> [Your objective]:
What is the number of lines below that contain the word "following"? Give only that number.

> [Working data]:
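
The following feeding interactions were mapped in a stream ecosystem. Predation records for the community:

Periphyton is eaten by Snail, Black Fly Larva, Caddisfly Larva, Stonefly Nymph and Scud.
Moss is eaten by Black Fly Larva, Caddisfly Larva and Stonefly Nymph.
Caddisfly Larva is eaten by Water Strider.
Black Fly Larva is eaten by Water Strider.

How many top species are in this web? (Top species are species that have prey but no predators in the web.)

4

Top species (has prey, but nothing eats it): Snail, Scud, Stonefly Nymph, Water Strider.
Count: 4.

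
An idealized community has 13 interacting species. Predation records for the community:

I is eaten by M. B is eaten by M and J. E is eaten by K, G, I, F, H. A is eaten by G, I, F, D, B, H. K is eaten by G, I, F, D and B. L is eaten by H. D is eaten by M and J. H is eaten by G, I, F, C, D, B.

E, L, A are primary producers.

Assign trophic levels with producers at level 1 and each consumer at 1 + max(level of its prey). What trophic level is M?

E is a producer → level 1.
H eats E (level 1); other prey at levels: L 1, A 1 → level 2.
I eats H (level 2); other prey at levels: E 1, A 1, K 2 → level 3.
M eats I (level 3); other prey at levels: B 3, D 3 → level 4.

Trophic level 4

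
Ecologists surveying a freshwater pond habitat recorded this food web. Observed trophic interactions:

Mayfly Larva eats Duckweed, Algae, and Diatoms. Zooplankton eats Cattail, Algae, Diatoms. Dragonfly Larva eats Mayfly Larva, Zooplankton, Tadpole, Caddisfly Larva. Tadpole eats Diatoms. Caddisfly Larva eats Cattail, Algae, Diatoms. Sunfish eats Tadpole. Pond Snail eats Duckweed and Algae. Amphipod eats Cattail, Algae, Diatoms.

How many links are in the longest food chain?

One longest chain: Diatoms → Zooplankton → Dragonfly Larva.
It has 3 species and 2 links.

2 links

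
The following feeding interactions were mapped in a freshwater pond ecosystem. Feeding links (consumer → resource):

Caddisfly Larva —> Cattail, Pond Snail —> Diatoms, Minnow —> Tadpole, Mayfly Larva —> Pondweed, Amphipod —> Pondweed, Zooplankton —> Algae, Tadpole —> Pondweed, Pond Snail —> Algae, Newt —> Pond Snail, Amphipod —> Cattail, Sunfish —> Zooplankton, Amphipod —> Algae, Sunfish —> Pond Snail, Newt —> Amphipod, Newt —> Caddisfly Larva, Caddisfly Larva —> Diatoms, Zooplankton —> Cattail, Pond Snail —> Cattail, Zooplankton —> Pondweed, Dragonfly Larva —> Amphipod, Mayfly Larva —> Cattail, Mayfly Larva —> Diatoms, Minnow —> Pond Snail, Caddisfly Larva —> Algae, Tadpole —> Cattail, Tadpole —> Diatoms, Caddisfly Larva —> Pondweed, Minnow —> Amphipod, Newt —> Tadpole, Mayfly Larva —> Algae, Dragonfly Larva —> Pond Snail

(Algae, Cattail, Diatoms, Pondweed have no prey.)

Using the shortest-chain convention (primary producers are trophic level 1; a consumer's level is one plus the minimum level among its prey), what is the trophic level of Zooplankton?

Trophic level 2

Algae is a producer → level 1.
Zooplankton eats Algae → level 2.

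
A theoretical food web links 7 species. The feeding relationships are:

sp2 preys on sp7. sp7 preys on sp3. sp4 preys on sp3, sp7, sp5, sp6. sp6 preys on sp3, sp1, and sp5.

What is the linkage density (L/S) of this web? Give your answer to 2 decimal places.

There are L = 9 links among S = 7 species.
L/S = 9/7 = 1.2857 ≈ 1.29.

L/S = 1.29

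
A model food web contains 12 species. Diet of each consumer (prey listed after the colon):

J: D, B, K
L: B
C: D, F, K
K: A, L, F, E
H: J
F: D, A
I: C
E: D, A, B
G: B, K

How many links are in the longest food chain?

One longest chain: B → L → K → C → I.
It has 5 species and 4 links.

4 links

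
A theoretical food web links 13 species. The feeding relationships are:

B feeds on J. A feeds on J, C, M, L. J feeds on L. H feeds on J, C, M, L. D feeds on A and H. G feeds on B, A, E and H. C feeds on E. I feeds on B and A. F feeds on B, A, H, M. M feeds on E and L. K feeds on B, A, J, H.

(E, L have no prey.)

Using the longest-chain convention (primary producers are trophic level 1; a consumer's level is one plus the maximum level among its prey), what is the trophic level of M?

E is a producer → level 1.
M eats E (level 1); other prey at levels: L 1 → level 2.

Trophic level 2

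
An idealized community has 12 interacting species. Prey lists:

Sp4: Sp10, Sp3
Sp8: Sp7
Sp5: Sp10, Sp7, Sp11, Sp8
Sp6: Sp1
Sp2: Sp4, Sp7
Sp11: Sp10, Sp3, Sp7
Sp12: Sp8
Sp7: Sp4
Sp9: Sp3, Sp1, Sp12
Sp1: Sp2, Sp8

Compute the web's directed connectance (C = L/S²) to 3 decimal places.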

> [Written answer]:
2